**Activity:**
Pick out each line of the records in which the word "Check" appears.

++++++++

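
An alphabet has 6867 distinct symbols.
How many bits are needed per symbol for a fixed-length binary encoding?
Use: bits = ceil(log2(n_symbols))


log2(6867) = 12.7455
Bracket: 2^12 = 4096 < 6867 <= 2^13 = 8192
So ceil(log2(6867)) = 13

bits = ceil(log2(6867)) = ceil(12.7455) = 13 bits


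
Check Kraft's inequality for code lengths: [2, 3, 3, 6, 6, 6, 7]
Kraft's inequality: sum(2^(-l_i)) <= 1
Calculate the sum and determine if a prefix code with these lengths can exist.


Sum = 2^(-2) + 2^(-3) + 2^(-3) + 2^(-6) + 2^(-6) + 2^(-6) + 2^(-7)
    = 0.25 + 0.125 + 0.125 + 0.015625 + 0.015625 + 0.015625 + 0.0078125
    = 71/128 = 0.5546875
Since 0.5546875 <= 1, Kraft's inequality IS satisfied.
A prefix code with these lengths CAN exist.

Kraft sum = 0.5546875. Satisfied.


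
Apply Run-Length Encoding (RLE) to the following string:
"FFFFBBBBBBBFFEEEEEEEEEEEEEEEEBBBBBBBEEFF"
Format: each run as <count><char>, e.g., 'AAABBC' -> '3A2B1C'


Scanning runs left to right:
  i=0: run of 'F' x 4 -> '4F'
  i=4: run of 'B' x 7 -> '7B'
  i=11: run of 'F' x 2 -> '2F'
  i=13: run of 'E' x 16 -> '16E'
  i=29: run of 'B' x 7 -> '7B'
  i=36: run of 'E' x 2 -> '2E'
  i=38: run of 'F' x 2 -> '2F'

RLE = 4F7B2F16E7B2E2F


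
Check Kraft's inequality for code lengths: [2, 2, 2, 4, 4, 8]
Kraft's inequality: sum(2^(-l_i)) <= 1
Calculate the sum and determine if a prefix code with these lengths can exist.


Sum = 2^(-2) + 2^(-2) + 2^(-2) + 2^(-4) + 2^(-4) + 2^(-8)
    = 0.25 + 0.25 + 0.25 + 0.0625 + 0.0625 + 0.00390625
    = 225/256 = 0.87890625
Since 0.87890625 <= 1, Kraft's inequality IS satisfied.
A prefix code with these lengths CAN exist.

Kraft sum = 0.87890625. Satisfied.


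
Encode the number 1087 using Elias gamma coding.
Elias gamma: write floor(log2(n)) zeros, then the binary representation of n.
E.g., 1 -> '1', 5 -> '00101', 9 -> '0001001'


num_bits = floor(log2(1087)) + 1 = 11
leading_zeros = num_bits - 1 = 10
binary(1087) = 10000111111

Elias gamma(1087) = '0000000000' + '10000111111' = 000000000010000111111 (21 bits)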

++++++++

**Answer to this exercise:**
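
Check Kraft's inequality for code lengths: [2, 3, 3, 6, 6, 6, 7]
Check Kraft's inequality for code lengths: [2, 2, 2, 4, 4, 8]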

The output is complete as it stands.